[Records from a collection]
------
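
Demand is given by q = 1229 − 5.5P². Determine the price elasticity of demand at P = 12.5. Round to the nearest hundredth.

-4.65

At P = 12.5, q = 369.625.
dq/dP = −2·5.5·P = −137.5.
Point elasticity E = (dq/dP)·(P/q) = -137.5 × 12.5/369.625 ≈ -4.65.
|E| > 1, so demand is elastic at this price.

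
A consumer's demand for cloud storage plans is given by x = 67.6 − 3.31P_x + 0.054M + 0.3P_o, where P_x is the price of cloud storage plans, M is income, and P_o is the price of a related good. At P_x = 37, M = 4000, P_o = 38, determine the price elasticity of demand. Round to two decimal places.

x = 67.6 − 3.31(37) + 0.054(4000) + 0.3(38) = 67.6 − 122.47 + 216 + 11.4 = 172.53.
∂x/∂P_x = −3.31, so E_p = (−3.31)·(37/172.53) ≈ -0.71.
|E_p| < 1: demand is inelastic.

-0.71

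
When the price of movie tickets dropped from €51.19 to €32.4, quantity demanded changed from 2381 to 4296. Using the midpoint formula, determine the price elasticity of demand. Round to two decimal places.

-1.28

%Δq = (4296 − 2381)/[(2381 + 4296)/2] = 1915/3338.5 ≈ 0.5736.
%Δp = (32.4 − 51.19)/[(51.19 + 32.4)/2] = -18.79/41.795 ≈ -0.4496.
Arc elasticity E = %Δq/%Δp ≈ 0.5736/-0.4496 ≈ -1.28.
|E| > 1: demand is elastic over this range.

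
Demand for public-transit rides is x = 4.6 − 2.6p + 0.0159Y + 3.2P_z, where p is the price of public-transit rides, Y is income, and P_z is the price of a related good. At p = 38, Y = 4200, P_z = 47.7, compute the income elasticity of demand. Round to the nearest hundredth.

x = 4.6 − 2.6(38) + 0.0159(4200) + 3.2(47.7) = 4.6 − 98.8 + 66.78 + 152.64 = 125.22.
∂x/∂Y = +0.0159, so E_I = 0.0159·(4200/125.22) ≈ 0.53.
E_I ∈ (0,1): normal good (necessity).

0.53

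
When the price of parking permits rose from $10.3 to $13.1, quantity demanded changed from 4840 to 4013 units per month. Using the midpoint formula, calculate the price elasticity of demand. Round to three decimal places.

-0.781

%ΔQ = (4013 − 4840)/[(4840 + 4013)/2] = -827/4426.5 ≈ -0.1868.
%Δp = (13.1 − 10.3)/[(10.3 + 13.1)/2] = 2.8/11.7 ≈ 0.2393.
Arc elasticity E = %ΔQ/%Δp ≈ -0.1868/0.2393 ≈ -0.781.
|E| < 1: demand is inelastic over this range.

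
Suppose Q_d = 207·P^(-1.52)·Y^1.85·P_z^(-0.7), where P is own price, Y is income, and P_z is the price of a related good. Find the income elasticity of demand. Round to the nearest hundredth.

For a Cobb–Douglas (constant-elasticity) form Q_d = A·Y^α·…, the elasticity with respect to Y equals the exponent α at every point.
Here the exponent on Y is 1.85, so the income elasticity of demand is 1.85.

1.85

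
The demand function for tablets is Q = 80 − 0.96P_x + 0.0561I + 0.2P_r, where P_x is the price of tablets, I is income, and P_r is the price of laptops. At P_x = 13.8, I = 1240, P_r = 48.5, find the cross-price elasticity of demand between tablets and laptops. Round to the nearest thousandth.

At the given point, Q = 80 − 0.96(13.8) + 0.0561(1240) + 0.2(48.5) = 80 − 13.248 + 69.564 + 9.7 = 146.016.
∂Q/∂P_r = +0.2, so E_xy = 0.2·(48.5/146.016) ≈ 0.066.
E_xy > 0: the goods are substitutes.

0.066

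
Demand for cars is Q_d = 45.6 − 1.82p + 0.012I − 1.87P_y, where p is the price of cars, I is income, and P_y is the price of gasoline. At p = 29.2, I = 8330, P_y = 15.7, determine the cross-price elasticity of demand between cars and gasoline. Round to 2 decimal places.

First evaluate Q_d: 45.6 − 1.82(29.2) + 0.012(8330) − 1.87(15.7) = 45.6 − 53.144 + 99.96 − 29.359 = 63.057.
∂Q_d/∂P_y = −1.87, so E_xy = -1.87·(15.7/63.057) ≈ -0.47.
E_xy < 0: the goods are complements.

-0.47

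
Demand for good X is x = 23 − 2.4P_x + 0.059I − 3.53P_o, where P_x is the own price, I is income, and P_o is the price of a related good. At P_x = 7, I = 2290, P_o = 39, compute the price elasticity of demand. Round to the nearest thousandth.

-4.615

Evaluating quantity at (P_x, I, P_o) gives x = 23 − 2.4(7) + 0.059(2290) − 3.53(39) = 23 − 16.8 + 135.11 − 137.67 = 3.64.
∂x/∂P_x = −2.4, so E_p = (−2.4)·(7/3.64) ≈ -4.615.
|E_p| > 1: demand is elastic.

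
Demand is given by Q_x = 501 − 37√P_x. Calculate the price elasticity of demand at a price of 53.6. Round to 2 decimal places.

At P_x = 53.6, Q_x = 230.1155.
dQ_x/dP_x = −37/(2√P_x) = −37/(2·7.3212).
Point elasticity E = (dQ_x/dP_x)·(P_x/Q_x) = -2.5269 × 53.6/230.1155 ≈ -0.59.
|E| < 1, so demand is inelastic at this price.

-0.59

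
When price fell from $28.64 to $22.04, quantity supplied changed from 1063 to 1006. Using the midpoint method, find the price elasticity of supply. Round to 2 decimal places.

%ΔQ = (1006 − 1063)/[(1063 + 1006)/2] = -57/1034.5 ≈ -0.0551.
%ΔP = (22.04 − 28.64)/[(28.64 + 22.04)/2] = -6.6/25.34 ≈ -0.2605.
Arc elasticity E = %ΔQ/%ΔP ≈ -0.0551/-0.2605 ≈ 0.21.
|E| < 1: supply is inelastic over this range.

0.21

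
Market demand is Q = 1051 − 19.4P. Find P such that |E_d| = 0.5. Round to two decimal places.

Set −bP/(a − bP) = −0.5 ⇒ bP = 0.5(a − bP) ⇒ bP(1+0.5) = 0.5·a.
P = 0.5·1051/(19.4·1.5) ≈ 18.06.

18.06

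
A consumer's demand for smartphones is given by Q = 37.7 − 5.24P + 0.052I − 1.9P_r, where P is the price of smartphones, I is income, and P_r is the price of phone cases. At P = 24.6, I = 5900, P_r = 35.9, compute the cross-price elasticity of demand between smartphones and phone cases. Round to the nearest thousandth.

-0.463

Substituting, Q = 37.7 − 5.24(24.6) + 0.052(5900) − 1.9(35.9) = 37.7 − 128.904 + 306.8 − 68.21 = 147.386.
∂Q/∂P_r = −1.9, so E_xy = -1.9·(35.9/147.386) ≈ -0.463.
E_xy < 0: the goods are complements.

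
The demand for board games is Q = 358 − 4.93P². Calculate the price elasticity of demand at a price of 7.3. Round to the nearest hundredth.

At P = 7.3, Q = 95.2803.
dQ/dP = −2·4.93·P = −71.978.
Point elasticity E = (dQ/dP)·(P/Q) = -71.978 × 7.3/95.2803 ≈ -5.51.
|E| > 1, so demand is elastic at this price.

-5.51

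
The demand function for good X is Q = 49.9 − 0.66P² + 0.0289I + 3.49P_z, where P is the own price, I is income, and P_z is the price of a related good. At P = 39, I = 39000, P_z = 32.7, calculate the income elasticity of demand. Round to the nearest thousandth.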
------
## ACTIVITY
Exact retyping of all the entries is required.

## OUTPUT OF THE EXERCISE
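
Demand is given by q = 1229 − 5.5P². Determine the price elasticity of demand at P = 12.5. Round to the nearest hundredth.

-4.65

At P = 12.5, q = 369.625.
dq/dP = −2·5.5·P = −137.5.
Point elasticity E = (dq/dP)·(P/q) = -137.5 × 12.5/369.625 ≈ -4.65.
|E| > 1, so demand is elastic at this price.

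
A consumer's demand for cloud storage plans is given by x = 67.6 − 3.31P_x + 0.054M + 0.3P_o, where P_x is the price of cloud storage plans, M is income, and P_o is the price of a related good. At P_x = 37, M = 4000, P_o = 38, determine the price elasticity of demand. Round to two decimal places.

x = 67.6 − 3.31(37) + 0.054(4000) + 0.3(38) = 67.6 − 122.47 + 216 + 11.4 = 172.53.
∂x/∂P_x = −3.31, so E_p = (−3.31)·(37/172.53) ≈ -0.71.
|E_p| < 1: demand is inelastic.

-0.71

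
When the price of movie tickets dropped from €51.19 to €32.4, quantity demanded changed from 2381 to 4296. Using the midpoint formula, determine the price elasticity of demand. Round to two decimal places.

-1.28

%Δq = (4296 − 2381)/[(2381 + 4296)/2] = 1915/3338.5 ≈ 0.5736.
%Δp = (32.4 − 51.19)/[(51.19 + 32.4)/2] = -18.79/41.795 ≈ -0.4496.
Arc elasticity E = %Δq/%Δp ≈ 0.5736/-0.4496 ≈ -1.28.
|E| > 1: demand is elastic over this range.

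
Demand for public-transit rides is x = 4.6 − 2.6p + 0.0159Y + 3.2P_z, where p is the price of public-transit rides, Y is income, and P_z is the price of a related good. At p = 38, Y = 4200, P_z = 47.7, compute the income elasticity of demand. Round to the nearest hundredth.

x = 4.6 − 2.6(38) + 0.0159(4200) + 3.2(47.7) = 4.6 − 98.8 + 66.78 + 152.64 = 125.22.
∂x/∂Y = +0.0159, so E_I = 0.0159·(4200/125.22) ≈ 0.53.
E_I ∈ (0,1): normal good (necessity).

0.53

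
When the price of parking permits rose from $10.3 to $13.1, quantity demanded changed from 4840 to 4013 units per month. Using the midpoint formula, calculate the price elasticity of demand. Round to three decimal places.

-0.781

%ΔQ = (4013 − 4840)/[(4840 + 4013)/2] = -827/4426.5 ≈ -0.1868.
%Δp = (13.1 − 10.3)/[(10.3 + 13.1)/2] = 2.8/11.7 ≈ 0.2393.
Arc elasticity E = %ΔQ/%Δp ≈ -0.1868/0.2393 ≈ -0.781.
|E| < 1: demand is inelastic over this range.

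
Suppose Q_d = 207·P^(-1.52)·Y^1.85·P_z^(-0.7), where P is own price, Y is income, and P_z is the price of a related good. Find the income elasticity of demand. Round to the nearest hundredth.

For a Cobb–Douglas (constant-elasticity) form Q_d = A·Y^α·…, the elasticity with respect to Y equals the exponent α at every point.
Here the exponent on Y is 1.85, so the income elasticity of demand is 1.85.

1.85

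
The demand function for tablets is Q = 80 − 0.96P_x + 0.0561I + 0.2P_r, where P_x is the price of tablets, I is income, and P_r is the price of laptops. At P_x = 13.8, I = 1240, P_r = 48.5, find the cross-price elasticity of demand between tablets and laptops. Round to the nearest thousandth.

At the given point, Q = 80 − 0.96(13.8) + 0.0561(1240) + 0.2(48.5) = 80 − 13.248 + 69.564 + 9.7 = 146.016.
∂Q/∂P_r = +0.2, so E_xy = 0.2·(48.5/146.016) ≈ 0.066.
E_xy > 0: the goods are substitutes.

0.066

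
Demand for cars is Q_d = 45.6 − 1.82p + 0.012I − 1.87P_y, where p is the price of cars, I is income, and P_y is the price of gasoline. At p = 29.2, I = 8330, P_y = 15.7, determine the cross-price elasticity of demand between cars and gasoline. Round to 2 decimal places.

First evaluate Q_d: 45.6 − 1.82(29.2) + 0.012(8330) − 1.87(15.7) = 45.6 − 53.144 + 99.96 − 29.359 = 63.057.
∂Q_d/∂P_y = −1.87, so E_xy = -1.87·(15.7/63.057) ≈ -0.47.
E_xy < 0: the goods are complements.

-0.47

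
Demand for good X is x = 23 − 2.4P_x + 0.059I − 3.53P_o, where P_x is the own price, I is income, and P_o is the price of a related good. At P_x = 7, I = 2290, P_o = 39, compute the price elasticity of demand. Round to the nearest thousandth.

-4.615

Evaluating quantity at (P_x, I, P_o) gives x = 23 − 2.4(7) + 0.059(2290) − 3.53(39) = 23 − 16.8 + 135.11 − 137.67 = 3.64.
∂x/∂P_x = −2.4, so E_p = (−2.4)·(7/3.64) ≈ -4.615.
|E_p| > 1: demand is elastic.

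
Demand is given by Q_x = 501 − 37√P_x. Calculate the price elasticity of demand at a price of 53.6. Round to 2 decimal places.

At P_x = 53.6, Q_x = 230.1155.
dQ_x/dP_x = −37/(2√P_x) = −37/(2·7.3212).
Point elasticity E = (dQ_x/dP_x)·(P_x/Q_x) = -2.5269 × 53.6/230.1155 ≈ -0.59.
|E| < 1, so demand is inelastic at this price.

-0.59

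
When price fell from $28.64 to $22.04, quantity supplied changed from 1063 to 1006. Using the midpoint method, find the price elasticity of supply. Round to 2 decimal places.

%ΔQ = (1006 − 1063)/[(1063 + 1006)/2] = -57/1034.5 ≈ -0.0551.
%ΔP = (22.04 − 28.64)/[(28.64 + 22.04)/2] = -6.6/25.34 ≈ -0.2605.
Arc elasticity E = %ΔQ/%ΔP ≈ -0.0551/-0.2605 ≈ 0.21.
|E| < 1: supply is inelastic over this range.

0.21

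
Market demand is Q = 1051 − 19.4P. Find P such that |E_d| = 0.5. Round to two decimal places.

Set −bP/(a − bP) = −0.5 ⇒ bP = 0.5(a − bP) ⇒ bP(1+0.5) = 0.5·a.
P = 0.5·1051/(19.4·1.5) ≈ 18.06.

18.06

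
A consumer's demand for smartphones is given by Q = 37.7 − 5.24P + 0.052I − 1.9P_r, where P is the price of smartphones, I is income, and P_r is the price of phone cases. At P = 24.6, I = 5900, P_r = 35.9, compute the cross-price elasticity of demand between smartphones and phone cases. Round to the nearest thousandth.

-0.463

Substituting, Q = 37.7 − 5.24(24.6) + 0.052(5900) − 1.9(35.9) = 37.7 − 128.904 + 306.8 − 68.21 = 147.386.
∂Q/∂P_r = −1.9, so E_xy = -1.9·(35.9/147.386) ≈ -0.463.
E_xy < 0: the goods are complements.

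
The demand for board games is Q = 358 − 4.93P². Calculate the price elasticity of demand at a price of 7.3. Round to the nearest hundredth.

At P = 7.3, Q = 95.2803.
dQ/dP = −2·4.93·P = −71.978.
Point elasticity E = (dQ/dP)·(P/Q) = -71.978 × 7.3/95.2803 ≈ -5.51.
|E| > 1, so demand is elastic at this price.

-5.51

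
The demand function for good X is Q = 49.9 − 0.66P² + 0.0289I + 3.49P_z, where P is the own price, I is income, and P_z is the price of a related good. At P = 39, I = 39000, P_z = 32.7, calculate the income elasticity of demand. Round to the nearest thousandth.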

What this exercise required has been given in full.